** Work order **
Transcribe the following entries word for word. End with the line where "[weight: 4, texture: smooth, material: glass, count: 10]" appears.

** Data for analysis **
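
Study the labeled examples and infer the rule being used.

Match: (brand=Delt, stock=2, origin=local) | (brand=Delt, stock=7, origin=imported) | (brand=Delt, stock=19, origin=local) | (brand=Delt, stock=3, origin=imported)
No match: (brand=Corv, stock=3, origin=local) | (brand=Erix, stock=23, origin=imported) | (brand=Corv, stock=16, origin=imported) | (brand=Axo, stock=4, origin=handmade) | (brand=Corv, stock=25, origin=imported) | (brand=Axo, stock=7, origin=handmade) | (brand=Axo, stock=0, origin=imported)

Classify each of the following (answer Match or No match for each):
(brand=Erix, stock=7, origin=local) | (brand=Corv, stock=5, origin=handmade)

No match, No match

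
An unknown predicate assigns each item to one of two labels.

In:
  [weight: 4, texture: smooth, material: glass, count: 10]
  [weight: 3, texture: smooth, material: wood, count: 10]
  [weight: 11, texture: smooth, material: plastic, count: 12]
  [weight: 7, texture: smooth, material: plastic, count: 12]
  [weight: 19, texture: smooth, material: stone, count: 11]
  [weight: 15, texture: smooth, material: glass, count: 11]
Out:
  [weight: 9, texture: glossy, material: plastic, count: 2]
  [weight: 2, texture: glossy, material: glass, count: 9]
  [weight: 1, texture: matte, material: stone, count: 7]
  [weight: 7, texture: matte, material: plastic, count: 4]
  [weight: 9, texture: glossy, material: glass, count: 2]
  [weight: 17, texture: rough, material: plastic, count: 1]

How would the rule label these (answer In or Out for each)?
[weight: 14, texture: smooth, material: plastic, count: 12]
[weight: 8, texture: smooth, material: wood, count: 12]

In, In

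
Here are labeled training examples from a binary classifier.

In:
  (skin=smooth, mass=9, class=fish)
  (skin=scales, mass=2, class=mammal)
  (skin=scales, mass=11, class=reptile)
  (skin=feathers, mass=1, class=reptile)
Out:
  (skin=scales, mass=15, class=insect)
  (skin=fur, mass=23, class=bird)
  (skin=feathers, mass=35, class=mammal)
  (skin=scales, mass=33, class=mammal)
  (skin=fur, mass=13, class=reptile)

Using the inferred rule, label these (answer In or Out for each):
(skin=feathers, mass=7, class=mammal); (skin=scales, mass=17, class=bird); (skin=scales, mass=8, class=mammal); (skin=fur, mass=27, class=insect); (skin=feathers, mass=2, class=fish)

The distinguishing property — mass ≤ 11 — holds for all the 'In' cases and none of the 'Out' cases.

In, Out, In, Out, In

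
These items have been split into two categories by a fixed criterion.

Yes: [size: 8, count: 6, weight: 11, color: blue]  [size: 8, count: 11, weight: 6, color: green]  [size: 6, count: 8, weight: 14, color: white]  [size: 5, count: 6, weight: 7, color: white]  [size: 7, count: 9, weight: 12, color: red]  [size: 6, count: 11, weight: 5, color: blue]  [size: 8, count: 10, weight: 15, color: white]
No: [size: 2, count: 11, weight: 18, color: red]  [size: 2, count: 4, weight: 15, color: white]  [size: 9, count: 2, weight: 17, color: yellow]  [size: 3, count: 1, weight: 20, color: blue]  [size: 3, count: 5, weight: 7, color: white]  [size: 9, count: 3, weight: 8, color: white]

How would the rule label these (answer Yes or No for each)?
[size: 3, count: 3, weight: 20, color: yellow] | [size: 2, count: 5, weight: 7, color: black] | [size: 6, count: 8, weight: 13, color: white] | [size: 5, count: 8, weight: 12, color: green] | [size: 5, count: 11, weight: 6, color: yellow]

No, No, Yes, Yes, Yes

The classifier is using: size ≥ 5 AND size ≤ 8.
[size: 3, count: 3, weight: 20, color: yellow] → size = 3 → No.
[size: 2, count: 5, weight: 7, color: black] → size = 2 → No.
[size: 6, count: 8, weight: 13, color: white] → size = 6 → Yes.
[size: 5, count: 8, weight: 12, color: green] → size = 5 → Yes.
[size: 5, count: 11, weight: 6, color: yellow] → size = 5 → Yes.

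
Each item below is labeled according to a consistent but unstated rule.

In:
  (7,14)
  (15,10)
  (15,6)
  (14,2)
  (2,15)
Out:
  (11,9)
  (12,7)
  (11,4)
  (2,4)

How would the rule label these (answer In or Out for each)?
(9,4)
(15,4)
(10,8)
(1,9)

Out, In, Out, Out

'In' ⟺ max ≥ 14.
Out: (9,4), since max 9. In: (15,4), since max 15. Out: (10,8), since max 10. Out: (1,9), since max 9.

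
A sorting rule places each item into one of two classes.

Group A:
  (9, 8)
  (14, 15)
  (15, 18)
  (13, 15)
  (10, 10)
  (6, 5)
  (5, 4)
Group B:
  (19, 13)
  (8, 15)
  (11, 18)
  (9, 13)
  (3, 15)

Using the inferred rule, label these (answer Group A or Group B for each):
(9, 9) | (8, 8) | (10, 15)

One predicate separates the groups cleanly: |first − second| ≤ 3.
(9, 9): |9−9| = 0, fits → Group A.
(8, 8): |8−8| = 0, fits → Group A.
(10, 15): |10−15| = 5, fails this test → Group B.

Group A, Group A, Group B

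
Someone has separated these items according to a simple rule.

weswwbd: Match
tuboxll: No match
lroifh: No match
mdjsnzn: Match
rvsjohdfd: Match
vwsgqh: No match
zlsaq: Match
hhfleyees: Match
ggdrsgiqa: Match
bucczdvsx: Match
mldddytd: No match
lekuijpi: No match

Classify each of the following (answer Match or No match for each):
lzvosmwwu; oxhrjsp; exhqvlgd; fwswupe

Match, Match, No match, Match

Every 'Match' example satisfies: odd length AND contains 's'. None of the 'No match' examples do.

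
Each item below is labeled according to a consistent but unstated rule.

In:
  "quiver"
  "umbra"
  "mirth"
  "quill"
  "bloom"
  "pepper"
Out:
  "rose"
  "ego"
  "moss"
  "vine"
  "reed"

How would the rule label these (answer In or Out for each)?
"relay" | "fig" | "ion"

In, Out, Out

The simplest hypothesis consistent with all the labels is: length ≥ 5.
"relay": length 5, matches → In.
"fig": length 3, does not satisfy this → Out.
"ion": length 3, does not satisfy this → Out.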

** Solution **
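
Study the labeled examples and infer the rule being used.

Match: (brand=Delt, stock=2, origin=local) | (brand=Delt, stock=7, origin=imported) | (brand=Delt, stock=19, origin=local) | (brand=Delt, stock=3, origin=imported)
No match: (brand=Corv, stock=3, origin=local) | (brand=Erix, stock=23, origin=imported) | (brand=Corv, stock=16, origin=imported) | (brand=Axo, stock=4, origin=handmade) | (brand=Corv, stock=25, origin=imported) | (brand=Axo, stock=7, origin=handmade) | (brand=Axo, stock=0, origin=imported)

Classify each of the following (answer Match or No match for each):
(brand=Erix, stock=7, origin=local) | (brand=Corv, stock=5, origin=handmade)

No match, No match

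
An unknown predicate assigns each item to one of two labels.

In:
  [weight: 4, texture: smooth, material: glass, count: 10]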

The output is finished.